■ **The problem**: When you reach the line containing "Of the following two, which" in the entries below, start writing out each line exactly, and stop after the line containing "3 days after the lot".

Saved entries
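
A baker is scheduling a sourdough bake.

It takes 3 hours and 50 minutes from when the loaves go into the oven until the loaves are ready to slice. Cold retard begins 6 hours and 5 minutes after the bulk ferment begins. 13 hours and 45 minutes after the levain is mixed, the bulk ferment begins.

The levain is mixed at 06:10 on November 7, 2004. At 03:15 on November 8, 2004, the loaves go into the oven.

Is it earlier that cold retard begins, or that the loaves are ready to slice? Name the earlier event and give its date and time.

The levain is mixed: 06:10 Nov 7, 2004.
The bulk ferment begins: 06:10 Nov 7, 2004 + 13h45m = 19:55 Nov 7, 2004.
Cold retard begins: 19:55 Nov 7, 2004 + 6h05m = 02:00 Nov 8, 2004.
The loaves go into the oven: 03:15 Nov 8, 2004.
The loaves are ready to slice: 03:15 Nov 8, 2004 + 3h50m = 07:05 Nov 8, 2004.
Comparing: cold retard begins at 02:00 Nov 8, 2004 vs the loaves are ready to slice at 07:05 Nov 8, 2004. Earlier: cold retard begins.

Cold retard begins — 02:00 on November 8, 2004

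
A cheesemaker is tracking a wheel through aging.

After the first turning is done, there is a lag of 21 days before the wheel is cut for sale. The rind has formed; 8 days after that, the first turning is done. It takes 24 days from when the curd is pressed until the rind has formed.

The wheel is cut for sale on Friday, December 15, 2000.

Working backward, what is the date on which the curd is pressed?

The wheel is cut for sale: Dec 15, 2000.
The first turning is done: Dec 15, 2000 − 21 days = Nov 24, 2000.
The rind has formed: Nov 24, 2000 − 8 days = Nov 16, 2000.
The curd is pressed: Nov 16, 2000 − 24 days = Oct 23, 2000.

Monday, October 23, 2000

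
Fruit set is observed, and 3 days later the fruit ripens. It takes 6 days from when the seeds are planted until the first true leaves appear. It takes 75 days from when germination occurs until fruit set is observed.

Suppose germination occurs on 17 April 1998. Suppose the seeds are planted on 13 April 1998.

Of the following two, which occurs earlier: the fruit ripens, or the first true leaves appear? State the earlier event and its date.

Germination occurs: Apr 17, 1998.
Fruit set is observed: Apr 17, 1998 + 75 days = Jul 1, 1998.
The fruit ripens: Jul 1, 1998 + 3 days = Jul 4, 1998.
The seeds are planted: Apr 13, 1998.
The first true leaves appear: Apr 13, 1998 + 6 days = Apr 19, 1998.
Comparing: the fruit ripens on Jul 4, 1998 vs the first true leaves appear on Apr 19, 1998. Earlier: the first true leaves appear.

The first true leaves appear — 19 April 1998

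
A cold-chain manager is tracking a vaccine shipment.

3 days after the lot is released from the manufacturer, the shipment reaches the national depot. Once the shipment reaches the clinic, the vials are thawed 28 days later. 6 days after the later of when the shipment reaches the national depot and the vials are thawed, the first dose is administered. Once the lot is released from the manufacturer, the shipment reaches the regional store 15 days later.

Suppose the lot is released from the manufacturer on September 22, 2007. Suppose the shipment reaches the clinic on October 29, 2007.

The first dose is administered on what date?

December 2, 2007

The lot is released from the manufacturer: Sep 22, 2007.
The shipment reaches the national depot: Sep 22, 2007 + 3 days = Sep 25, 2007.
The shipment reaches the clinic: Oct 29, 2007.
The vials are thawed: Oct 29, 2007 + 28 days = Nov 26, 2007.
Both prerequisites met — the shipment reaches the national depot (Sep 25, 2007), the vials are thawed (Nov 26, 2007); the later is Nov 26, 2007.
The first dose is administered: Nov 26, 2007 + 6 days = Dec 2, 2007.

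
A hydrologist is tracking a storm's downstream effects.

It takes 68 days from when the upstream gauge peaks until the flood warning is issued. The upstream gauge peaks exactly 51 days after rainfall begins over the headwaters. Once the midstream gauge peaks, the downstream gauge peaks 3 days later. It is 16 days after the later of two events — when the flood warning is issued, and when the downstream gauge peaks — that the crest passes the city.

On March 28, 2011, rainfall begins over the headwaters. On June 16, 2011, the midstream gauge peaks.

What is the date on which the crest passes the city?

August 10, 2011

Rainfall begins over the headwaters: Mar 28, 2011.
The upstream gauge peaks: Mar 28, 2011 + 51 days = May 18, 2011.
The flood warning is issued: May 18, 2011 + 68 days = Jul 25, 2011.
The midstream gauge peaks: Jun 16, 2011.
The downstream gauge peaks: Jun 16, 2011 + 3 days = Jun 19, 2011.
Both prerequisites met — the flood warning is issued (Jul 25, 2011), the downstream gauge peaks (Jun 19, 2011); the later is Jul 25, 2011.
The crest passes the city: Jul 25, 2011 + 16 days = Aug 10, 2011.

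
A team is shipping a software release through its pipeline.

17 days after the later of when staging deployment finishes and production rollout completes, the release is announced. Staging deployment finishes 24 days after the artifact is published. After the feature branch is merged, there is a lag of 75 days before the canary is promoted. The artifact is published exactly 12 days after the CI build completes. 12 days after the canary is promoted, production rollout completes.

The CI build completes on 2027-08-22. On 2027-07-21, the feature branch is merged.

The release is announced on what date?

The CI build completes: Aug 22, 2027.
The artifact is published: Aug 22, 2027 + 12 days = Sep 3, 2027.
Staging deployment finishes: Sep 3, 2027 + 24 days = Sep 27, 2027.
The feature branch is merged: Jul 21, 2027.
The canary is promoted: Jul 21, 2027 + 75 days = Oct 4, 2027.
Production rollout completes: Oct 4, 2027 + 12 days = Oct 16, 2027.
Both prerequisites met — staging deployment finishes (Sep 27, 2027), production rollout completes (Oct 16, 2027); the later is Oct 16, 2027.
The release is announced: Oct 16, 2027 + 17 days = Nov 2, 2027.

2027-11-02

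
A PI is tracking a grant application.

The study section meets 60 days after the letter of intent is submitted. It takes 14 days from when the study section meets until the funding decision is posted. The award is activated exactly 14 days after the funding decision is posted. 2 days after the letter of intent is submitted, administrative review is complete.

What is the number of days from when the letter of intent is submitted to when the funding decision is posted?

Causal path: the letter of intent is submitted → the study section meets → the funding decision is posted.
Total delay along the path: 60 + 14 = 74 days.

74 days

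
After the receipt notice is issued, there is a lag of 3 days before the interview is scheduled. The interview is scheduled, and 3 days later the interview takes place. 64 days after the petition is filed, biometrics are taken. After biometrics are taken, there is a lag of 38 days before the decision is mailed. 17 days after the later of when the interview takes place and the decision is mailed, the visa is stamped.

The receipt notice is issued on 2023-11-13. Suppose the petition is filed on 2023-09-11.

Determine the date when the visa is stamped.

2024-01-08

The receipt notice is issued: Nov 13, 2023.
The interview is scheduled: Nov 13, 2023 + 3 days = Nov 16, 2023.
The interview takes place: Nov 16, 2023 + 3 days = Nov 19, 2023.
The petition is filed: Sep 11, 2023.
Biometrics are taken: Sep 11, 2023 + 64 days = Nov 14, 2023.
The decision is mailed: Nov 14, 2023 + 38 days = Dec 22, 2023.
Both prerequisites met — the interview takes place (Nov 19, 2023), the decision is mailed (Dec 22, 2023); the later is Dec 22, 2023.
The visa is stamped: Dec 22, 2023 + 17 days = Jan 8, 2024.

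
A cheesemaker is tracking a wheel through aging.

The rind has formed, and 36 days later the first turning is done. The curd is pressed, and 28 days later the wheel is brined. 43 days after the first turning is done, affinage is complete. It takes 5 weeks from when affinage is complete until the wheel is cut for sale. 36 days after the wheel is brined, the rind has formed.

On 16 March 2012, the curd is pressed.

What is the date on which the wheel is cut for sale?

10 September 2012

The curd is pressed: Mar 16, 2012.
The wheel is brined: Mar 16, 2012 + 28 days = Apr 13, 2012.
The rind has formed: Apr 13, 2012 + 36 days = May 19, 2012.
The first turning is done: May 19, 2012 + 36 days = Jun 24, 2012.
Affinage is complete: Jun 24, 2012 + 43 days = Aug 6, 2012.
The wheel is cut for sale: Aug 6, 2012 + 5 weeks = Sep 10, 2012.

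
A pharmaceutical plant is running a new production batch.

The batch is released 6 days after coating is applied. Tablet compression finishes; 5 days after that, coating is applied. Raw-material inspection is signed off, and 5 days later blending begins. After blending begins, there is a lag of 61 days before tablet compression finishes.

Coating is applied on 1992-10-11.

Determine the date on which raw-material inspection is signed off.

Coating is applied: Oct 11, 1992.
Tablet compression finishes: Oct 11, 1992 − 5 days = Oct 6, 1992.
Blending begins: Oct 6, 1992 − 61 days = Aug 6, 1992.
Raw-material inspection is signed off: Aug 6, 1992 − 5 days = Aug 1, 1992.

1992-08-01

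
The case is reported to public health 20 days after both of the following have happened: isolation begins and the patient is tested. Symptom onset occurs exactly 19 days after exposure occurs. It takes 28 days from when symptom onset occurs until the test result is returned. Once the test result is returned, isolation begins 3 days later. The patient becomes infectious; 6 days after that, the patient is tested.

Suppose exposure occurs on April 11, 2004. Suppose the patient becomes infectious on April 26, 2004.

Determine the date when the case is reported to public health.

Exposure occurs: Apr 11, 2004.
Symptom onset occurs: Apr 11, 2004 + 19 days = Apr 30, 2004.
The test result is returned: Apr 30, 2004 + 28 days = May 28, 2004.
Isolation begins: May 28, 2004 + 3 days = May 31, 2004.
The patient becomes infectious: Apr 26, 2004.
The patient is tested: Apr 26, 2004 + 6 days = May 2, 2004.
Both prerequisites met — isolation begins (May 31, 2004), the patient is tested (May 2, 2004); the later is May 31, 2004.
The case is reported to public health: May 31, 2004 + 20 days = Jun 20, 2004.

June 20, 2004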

■ **Solution to this exercise**:
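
Of the following two, which occurs earlier: the fruit ripens, or the first true leaves appear? State the earlier event and its date.

Germination occurs: Apr 17, 1998.
Fruit set is observed: Apr 17, 1998 + 75 days = Jul 1, 1998.
The fruit ripens: Jul 1, 1998 + 3 days = Jul 4, 1998.
The seeds are planted: Apr 13, 1998.
The first true leaves appear: Apr 13, 1998 + 6 days = Apr 19, 1998.
Comparing: the fruit ripens on Jul 4, 1998 vs the first true leaves appear on Apr 19, 1998. Earlier: the first true leaves appear.

The first true leaves appear — 19 April 1998

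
A cold-chain manager is tracking a vaccine shipment.

3 days after the lot is released from the manufacturer, the shipment reaches the national depot. Once the shipment reaches the clinic, the vials are thawed 28 days later. 6 days after the later of when the shipment reaches the national depot and the vials are thawed, the first dose is administered. Once the lot is released from the manufacturer, the shipment reaches the regional store 15 days later.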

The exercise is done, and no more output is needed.